Description of the task:
Write out the complete data exactly as written.

BEGIN Records for the exercise

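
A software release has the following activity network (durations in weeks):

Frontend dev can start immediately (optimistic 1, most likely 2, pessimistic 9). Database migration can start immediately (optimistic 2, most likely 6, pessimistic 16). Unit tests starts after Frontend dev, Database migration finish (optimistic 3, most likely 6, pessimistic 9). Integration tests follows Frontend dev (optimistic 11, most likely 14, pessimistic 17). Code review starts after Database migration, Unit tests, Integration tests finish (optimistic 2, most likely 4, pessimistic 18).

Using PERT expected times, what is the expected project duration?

te_Frontend dev = (1 + 4·2 + 9)/6 = 18/6 = 3
te_Database migration = (2 + 4·6 + 16)/6 = 42/6 = 7
te_Unit tests = (3 + 4·6 + 9)/6 = 36/6 = 6
te_Integration tests = (11 + 4·14 + 17)/6 = 84/6 = 14
te_Code review = (2 + 4·4 + 18)/6 = 36/6 = 6

Forward pass:
ES_Frontend dev = 0; EF_Frontend dev = 3
ES_Database migration = 0; EF_Database migration = 7
ES_Unit tests = max(EF_Frontend dev=3, EF_Database migration=7) = 7; EF_Unit tests = 7+6 = 13
ES_Integration tests = 3; EF_Integration tests = 3+14 = 17
ES_Code review = max(EF_Database migration=7, EF_Unit tests=13, EF_Integration tests=17) = 17; EF_Code review = 17+6 = 23
Expected project duration μ = 23 weeks. Critical path: Frontend dev → Integration tests → Code review.

23 weeks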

END Records for the exercise

Answer area:
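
A software release has the following activity network (durations in weeks):

Frontend dev can start immediately (optimistic 1, most likely 2, pessimistic 9). Database migration can start immediately (optimistic 2, most likely 6, pessimistic 16). Unit tests starts after Frontend dev, Database migration finish (optimistic 3, most likely 6, pessimistic 9). Integration tests follows Frontend dev (optimistic 11, most likely 14, pessimistic 17). Code review starts after Database migration, Unit tests, Integration tests finish (optimistic 2, most likely 4, pessimistic 18).

Using PERT expected times, what is the expected project duration?

te_Frontend dev = (1 + 4·2 + 9)/6 = 18/6 = 3
te_Database migration = (2 + 4·6 + 16)/6 = 42/6 = 7
te_Unit tests = (3 + 4·6 + 9)/6 = 36/6 = 6
te_Integration tests = (11 + 4·14 + 17)/6 = 84/6 = 14
te_Code review = (2 + 4·4 + 18)/6 = 36/6 = 6

Forward pass:
ES_Frontend dev = 0; EF_Frontend dev = 3
ES_Database migration = 0; EF_Database migration = 7
ES_Unit tests = max(EF_Frontend dev=3, EF_Database migration=7) = 7; EF_Unit tests = 7+6 = 13
ES_Integration tests = 3; EF_Integration tests = 3+14 = 17
ES_Code review = max(EF_Database migration=7, EF_Unit tests=13, EF_Integration tests=17) = 17; EF_Code review = 17+6 = 23
Expected project duration μ = 23 weeks. Critical path: Frontend dev → Integration tests → Code review.

23 weeks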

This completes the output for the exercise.